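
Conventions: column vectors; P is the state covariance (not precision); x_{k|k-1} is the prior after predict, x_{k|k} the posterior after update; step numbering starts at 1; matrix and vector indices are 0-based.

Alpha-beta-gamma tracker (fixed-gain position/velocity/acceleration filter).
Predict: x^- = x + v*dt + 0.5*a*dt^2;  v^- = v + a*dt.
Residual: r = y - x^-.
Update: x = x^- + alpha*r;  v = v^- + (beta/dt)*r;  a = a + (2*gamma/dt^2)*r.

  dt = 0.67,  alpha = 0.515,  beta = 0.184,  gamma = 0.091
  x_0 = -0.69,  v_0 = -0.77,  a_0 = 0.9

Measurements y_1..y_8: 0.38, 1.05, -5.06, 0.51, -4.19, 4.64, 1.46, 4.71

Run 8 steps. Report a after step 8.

a_post = 2.3269

step 1: x_pred=-1.0039  r=1.3839  x^+=-0.2912  v^+=0.2131  a^+=1.4611
step 2: x_pred=0.1795  r=0.8705  x^+=0.6278  v^+=1.4310  a^+=1.8140
step 3: x_pred=1.9938  r=-7.0538  x^+=-1.6389  v^+=0.7093  a^+=-1.0458
step 4: x_pred=-1.3984  r=1.9084  x^+=-0.4156  v^+=0.5327  a^+=-0.2721
step 5: x_pred=-0.1198  r=-4.0702  x^+=-2.2159  v^+=-0.7674  a^+=-1.9223
step 6: x_pred=-3.1616  r=7.8016  x^+=0.8562  v^+=0.0872  a^+=1.2407
step 7: x_pred=1.1931  r=0.2669  x^+=1.3306  v^+=0.9918  a^+=1.3489
step 8: x_pred=2.2978  r=2.4122  x^+=3.5401  v^+=2.5580  a^+=2.3269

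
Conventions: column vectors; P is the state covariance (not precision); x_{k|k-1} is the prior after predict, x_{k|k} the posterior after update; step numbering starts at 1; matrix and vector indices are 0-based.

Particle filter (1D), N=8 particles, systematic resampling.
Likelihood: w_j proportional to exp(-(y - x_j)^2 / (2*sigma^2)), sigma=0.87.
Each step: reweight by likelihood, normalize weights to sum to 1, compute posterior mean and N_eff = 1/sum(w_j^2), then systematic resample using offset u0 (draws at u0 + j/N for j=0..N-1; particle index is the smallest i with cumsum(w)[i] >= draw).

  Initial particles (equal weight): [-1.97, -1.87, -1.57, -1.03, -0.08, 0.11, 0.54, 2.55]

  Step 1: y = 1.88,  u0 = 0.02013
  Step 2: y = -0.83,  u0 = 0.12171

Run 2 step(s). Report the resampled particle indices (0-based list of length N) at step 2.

step 1: w=[0.0000, 0.0001, 0.0003, 0.0030, 0.0628, 0.1003, 0.2427, 0.5908]  mean=1.6398  Neff=2.3700  idx=[4, 5, 6, 6, 7, 7, 7, 7]
step 2: w=[0.3772, 0.3051, 0.1583, 0.1583, 0.0003, 0.0003, 0.0003, 0.0003]  mean=0.1773  Neff=3.5032  idx=[0, 0, 0, 1, 1, 2, 3, 3]

resampled_idx = [0, 0, 0, 1, 1, 2, 3, 3]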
====
*The problem*. Which lines above contain the word "gamma"? Show each of them.

*Answer box*.
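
Alpha-beta-gamma tracker (fixed-gain position/velocity/acceleration filter).
Update: x = x^- + alpha*r;  v = v^- + (beta/dt)*r;  a = a + (2*gamma/dt^2)*r.
  dt = 0.67,  alpha = 0.515,  beta = 0.184,  gamma = 0.091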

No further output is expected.